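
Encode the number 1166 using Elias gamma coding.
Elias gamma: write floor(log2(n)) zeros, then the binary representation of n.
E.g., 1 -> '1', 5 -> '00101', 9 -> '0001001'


num_bits = floor(log2(1166)) + 1 = 11
leading_zeros = num_bits - 1 = 10
binary(1166) = 10010001110

Elias gamma(1166) = '0000000000' + '10010001110' = 000000000010010001110 (21 bits)


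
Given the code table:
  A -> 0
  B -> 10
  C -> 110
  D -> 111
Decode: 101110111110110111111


Decoding:
10 -> B
111 -> D
0 -> A
111 -> D
110 -> C
110 -> C
111 -> D
111 -> D


Result: BDADCCDD


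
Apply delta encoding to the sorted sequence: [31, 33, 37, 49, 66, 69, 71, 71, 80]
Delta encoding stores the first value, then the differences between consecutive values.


First value: 31
Deltas:
  33 - 31 = 2
  37 - 33 = 4
  49 - 37 = 12
  66 - 49 = 17
  69 - 66 = 3
  71 - 69 = 2
  71 - 71 = 0
  80 - 71 = 9


Delta encoded: [31, 2, 4, 12, 17, 3, 2, 0, 9]


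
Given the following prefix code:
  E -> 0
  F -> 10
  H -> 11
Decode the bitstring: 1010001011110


Decoding step by step:
Bits 10 -> F
Bits 10 -> F
Bits 0 -> E
Bits 0 -> E
Bits 10 -> F
Bits 11 -> H
Bits 11 -> H
Bits 0 -> E


Decoded message: FFEEFHHE


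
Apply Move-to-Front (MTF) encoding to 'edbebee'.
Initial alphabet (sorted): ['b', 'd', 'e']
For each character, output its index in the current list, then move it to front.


MTF encoding:
'e': index 2 in ['b', 'd', 'e'] -> ['e', 'b', 'd']
'd': index 2 in ['e', 'b', 'd'] -> ['d', 'e', 'b']
'b': index 2 in ['d', 'e', 'b'] -> ['b', 'd', 'e']
'e': index 2 in ['b', 'd', 'e'] -> ['e', 'b', 'd']
'b': index 1 in ['e', 'b', 'd'] -> ['b', 'e', 'd']
'e': index 1 in ['b', 'e', 'd'] -> ['e', 'b', 'd']
'e': index 0 in ['e', 'b', 'd'] -> ['e', 'b', 'd']


Output: [2, 2, 2, 2, 1, 1, 0]


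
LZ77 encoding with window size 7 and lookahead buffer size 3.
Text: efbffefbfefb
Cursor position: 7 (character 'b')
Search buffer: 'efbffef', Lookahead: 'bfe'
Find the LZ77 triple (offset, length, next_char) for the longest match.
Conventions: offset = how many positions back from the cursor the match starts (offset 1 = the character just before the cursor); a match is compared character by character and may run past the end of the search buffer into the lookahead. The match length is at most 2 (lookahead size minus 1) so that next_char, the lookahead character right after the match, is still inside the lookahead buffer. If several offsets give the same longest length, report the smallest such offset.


Try each offset into the search buffer:
  offset=1 (pos 6, char 'f'): match length 0
  offset=2 (pos 5, char 'e'): match length 0
  offset=3 (pos 4, char 'f'): match length 0
  offset=4 (pos 3, char 'f'): match length 0
  offset=5 (pos 2, char 'b'): match length 2
  offset=6 (pos 1, char 'f'): match length 0
  offset=7 (pos 0, char 'e'): match length 0
Longest match has length 2 at offset 5.
next_char = character at position 7 + 2 = 9 -> 'e'

Best match: offset=5, length=2 (matching 'bf' starting at position 2)
LZ77 triple: (5, 2, 'e')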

Exercise description => Every line of the listing, first to last, should be retyped exactly.

Solved problem =>
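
Encode the number 1166 using Elias gamma coding.
Elias gamma: write floor(log2(n)) zeros, then the binary representation of n.
E.g., 1 -> '1', 5 -> '00101', 9 -> '0001001'


num_bits = floor(log2(1166)) + 1 = 11
leading_zeros = num_bits - 1 = 10
binary(1166) = 10010001110

Elias gamma(1166) = '0000000000' + '10010001110' = 000000000010010001110 (21 bits)


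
Given the code table:
  A -> 0
  B -> 10
  C -> 110
  D -> 111
Decode: 101110111110110111111


Decoding:
10 -> B
111 -> D
0 -> A
111 -> D
110 -> C
110 -> C
111 -> D
111 -> D


Result: BDADCCDD


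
Apply delta encoding to the sorted sequence: [31, 33, 37, 49, 66, 69, 71, 71, 80]
Delta encoding stores the first value, then the differences between consecutive values.


First value: 31
Deltas:
  33 - 31 = 2
  37 - 33 = 4
  49 - 37 = 12
  66 - 49 = 17
  69 - 66 = 3
  71 - 69 = 2
  71 - 71 = 0
  80 - 71 = 9


Delta encoded: [31, 2, 4, 12, 17, 3, 2, 0, 9]


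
Given the following prefix code:
  E -> 0
  F -> 10
  H -> 11
Decode the bitstring: 1010001011110


Decoding step by step:
Bits 10 -> F
Bits 10 -> F
Bits 0 -> E
Bits 0 -> E
Bits 10 -> F
Bits 11 -> H
Bits 11 -> H
Bits 0 -> E


Decoded message: FFEEFHHE


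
Apply Move-to-Front (MTF) encoding to 'edbebee'.
Initial alphabet (sorted): ['b', 'd', 'e']
For each character, output its index in the current list, then move it to front.


MTF encoding:
'e': index 2 in ['b', 'd', 'e'] -> ['e', 'b', 'd']
'd': index 2 in ['e', 'b', 'd'] -> ['d', 'e', 'b']
'b': index 2 in ['d', 'e', 'b'] -> ['b', 'd', 'e']
'e': index 2 in ['b', 'd', 'e'] -> ['e', 'b', 'd']
'b': index 1 in ['e', 'b', 'd'] -> ['b', 'e', 'd']
'e': index 1 in ['b', 'e', 'd'] -> ['e', 'b', 'd']
'e': index 0 in ['e', 'b', 'd'] -> ['e', 'b', 'd']


Output: [2, 2, 2, 2, 1, 1, 0]


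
LZ77 encoding with window size 7 and lookahead buffer size 3.
Text: efbffefbfefb
Cursor position: 7 (character 'b')
Search buffer: 'efbffef', Lookahead: 'bfe'
Find the LZ77 triple (offset, length, next_char) for the longest match.
Conventions: offset = how many positions back from the cursor the match starts (offset 1 = the character just before the cursor); a match is compared character by character and may run past the end of the search buffer into the lookahead. The match length is at most 2 (lookahead size minus 1) so that next_char, the lookahead character right after the match, is still inside the lookahead buffer. If several offsets give the same longest length, report the smallest such offset.


Try each offset into the search buffer:
  offset=1 (pos 6, char 'f'): match length 0
  offset=2 (pos 5, char 'e'): match length 0
  offset=3 (pos 4, char 'f'): match length 0
  offset=4 (pos 3, char 'f'): match length 0
  offset=5 (pos 2, char 'b'): match length 2
  offset=6 (pos 1, char 'f'): match length 0
  offset=7 (pos 0, char 'e'): match length 0
Longest match has length 2 at offset 5.
next_char = character at position 7 + 2 = 9 -> 'e'

Best match: offset=5, length=2 (matching 'bf' starting at position 2)
LZ77 triple: (5, 2, 'e')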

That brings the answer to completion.